=== Section Start ===

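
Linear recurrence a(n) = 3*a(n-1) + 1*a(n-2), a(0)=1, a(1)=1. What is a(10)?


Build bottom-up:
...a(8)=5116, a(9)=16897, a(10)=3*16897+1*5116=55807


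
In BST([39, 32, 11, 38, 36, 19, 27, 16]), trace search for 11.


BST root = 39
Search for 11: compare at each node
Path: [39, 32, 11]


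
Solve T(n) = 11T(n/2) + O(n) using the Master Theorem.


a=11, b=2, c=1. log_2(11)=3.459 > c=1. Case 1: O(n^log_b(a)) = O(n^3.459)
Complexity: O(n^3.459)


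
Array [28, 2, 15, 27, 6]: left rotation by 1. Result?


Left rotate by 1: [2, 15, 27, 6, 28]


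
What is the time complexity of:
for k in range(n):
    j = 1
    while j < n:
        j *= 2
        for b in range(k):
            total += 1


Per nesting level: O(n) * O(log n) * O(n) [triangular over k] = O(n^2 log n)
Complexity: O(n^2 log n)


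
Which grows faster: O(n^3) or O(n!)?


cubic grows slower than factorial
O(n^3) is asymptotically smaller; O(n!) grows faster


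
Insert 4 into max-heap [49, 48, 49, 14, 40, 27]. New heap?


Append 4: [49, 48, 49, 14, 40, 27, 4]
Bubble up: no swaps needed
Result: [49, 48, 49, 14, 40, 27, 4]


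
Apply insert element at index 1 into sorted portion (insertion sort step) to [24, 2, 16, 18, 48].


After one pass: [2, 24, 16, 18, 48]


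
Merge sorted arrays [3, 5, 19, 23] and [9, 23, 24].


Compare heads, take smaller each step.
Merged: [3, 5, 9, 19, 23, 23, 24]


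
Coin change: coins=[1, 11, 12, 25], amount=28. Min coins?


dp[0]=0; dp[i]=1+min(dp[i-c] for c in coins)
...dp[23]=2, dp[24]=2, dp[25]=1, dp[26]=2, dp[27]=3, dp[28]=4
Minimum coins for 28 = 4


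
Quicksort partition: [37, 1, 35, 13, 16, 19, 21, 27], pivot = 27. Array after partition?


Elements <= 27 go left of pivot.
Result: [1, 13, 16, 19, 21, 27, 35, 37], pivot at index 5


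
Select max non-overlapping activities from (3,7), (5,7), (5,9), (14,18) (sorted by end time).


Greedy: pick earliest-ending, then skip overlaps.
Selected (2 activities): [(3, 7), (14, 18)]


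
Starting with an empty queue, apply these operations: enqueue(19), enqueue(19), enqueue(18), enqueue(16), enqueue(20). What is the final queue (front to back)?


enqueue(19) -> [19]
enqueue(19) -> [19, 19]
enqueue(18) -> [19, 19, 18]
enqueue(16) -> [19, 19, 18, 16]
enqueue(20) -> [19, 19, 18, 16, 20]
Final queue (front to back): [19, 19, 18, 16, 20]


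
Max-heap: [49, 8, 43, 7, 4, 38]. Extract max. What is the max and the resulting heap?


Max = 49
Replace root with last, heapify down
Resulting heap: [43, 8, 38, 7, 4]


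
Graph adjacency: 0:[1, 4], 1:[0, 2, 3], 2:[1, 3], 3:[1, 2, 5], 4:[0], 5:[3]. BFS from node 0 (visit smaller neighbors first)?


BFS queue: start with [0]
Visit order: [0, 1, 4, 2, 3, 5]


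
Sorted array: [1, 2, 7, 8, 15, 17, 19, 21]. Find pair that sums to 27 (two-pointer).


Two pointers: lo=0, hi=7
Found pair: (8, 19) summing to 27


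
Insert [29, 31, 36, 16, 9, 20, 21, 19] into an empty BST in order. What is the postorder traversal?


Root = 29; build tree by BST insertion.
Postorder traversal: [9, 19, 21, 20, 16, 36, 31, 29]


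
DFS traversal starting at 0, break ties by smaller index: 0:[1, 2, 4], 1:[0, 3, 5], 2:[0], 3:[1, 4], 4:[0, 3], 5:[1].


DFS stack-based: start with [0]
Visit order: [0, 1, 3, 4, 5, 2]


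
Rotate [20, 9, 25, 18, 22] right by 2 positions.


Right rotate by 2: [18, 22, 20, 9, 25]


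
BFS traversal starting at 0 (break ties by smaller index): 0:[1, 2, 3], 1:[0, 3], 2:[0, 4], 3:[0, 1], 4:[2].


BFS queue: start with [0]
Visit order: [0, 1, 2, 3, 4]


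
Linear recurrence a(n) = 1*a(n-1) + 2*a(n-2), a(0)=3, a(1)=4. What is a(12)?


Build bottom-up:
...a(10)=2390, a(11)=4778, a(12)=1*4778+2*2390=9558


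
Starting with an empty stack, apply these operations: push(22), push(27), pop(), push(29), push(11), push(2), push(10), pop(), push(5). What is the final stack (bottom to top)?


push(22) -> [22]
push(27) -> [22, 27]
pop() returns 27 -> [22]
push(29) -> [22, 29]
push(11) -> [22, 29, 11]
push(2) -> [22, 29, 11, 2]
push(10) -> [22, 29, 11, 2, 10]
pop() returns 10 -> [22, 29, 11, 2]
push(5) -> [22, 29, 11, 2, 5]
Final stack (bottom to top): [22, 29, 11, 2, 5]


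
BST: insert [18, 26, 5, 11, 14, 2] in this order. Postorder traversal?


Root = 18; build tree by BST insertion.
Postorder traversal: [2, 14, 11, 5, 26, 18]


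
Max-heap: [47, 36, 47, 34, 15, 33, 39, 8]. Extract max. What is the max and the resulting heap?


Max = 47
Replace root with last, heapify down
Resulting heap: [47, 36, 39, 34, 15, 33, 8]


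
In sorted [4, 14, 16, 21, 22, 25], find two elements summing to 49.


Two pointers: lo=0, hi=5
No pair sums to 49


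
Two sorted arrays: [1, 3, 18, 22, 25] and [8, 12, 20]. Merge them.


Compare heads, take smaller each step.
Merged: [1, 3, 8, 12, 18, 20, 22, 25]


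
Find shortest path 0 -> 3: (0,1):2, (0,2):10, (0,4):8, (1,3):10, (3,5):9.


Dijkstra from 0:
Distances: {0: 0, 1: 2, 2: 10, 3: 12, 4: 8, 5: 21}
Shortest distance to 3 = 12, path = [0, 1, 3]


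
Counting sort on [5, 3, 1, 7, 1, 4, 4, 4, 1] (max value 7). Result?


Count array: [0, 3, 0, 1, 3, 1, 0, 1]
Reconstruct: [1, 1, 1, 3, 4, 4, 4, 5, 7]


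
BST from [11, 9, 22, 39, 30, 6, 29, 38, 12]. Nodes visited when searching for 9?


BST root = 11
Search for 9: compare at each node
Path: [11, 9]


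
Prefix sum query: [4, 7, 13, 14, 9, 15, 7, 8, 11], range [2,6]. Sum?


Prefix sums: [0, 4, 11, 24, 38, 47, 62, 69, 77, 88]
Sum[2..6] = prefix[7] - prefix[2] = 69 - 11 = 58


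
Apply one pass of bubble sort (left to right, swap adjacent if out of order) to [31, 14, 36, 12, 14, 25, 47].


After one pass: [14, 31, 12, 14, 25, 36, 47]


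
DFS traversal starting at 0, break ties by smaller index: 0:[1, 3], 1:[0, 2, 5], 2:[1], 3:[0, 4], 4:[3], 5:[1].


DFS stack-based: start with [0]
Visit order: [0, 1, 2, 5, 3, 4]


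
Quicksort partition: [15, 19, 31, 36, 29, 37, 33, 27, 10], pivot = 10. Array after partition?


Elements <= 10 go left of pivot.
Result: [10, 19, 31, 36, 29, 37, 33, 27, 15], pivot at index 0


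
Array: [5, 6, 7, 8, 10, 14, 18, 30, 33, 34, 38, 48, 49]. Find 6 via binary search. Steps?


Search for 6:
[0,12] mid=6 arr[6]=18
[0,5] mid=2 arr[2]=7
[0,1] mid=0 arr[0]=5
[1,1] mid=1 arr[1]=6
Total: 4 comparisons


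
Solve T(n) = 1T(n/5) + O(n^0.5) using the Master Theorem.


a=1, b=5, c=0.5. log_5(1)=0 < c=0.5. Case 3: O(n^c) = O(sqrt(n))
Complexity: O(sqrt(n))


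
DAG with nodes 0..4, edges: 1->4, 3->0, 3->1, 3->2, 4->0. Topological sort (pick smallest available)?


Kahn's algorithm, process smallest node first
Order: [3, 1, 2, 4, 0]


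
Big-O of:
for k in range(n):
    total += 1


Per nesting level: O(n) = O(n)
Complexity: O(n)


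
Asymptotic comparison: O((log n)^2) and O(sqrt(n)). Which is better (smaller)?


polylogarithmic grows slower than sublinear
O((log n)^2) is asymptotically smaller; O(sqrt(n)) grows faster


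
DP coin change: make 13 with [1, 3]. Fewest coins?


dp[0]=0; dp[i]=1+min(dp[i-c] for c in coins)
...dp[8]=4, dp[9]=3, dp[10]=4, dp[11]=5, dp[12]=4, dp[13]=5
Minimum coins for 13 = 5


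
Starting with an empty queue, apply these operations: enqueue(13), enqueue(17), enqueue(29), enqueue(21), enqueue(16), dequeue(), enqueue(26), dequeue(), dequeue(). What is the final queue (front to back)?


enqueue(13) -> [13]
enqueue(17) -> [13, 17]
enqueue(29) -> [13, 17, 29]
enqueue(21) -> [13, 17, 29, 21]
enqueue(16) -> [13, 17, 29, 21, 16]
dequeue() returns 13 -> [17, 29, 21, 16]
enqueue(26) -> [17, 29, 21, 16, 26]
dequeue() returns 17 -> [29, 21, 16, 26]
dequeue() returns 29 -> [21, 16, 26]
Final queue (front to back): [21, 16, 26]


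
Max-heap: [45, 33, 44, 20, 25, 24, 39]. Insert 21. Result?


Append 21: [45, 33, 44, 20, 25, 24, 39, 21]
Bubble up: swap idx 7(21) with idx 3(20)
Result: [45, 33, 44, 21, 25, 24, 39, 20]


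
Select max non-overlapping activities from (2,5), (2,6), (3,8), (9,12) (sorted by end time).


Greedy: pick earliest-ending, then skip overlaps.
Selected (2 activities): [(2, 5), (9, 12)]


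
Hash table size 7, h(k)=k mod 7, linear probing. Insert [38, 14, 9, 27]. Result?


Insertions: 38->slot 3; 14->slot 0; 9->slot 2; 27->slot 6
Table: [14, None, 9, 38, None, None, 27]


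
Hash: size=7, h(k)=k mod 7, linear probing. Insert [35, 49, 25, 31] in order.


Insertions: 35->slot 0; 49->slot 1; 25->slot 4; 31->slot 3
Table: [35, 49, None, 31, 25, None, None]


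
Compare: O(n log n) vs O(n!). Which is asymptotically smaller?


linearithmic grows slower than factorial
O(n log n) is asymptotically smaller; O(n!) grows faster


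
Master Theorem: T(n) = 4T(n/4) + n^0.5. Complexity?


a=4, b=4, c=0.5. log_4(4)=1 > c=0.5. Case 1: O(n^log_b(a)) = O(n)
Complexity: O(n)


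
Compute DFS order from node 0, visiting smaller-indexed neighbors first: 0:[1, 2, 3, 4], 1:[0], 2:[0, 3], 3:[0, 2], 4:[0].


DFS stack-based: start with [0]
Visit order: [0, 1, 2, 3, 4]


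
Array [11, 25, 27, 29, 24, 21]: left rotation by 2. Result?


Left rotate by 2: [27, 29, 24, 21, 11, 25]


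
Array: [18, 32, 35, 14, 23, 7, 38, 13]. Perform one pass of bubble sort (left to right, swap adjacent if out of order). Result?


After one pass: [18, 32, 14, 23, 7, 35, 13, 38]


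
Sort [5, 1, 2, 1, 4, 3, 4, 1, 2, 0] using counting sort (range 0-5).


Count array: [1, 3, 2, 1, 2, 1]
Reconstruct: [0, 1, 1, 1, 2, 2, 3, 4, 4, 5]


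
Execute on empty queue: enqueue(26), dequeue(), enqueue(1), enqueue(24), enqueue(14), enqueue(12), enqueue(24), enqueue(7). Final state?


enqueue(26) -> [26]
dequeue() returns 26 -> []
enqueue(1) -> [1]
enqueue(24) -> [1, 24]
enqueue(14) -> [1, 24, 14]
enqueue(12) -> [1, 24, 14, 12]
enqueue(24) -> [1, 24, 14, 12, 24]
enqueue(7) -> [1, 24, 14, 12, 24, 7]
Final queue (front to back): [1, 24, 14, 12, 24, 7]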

=== Section End ===

* [What is expected]:
Write out again only the lines from the one with "Execute on empty" through the last line of the records above. Keep every word as it stands.

* [Your response]:
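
Execute on empty queue: enqueue(26), dequeue(), enqueue(1), enqueue(24), enqueue(14), enqueue(12), enqueue(24), enqueue(7). Final state?


enqueue(26) -> [26]
dequeue() returns 26 -> []
enqueue(1) -> [1]
enqueue(24) -> [1, 24]
enqueue(14) -> [1, 24, 14]
enqueue(12) -> [1, 24, 14, 12]
enqueue(24) -> [1, 24, 14, 12, 24]
enqueue(7) -> [1, 24, 14, 12, 24, 7]
Final queue (front to back): [1, 24, 14, 12, 24, 7]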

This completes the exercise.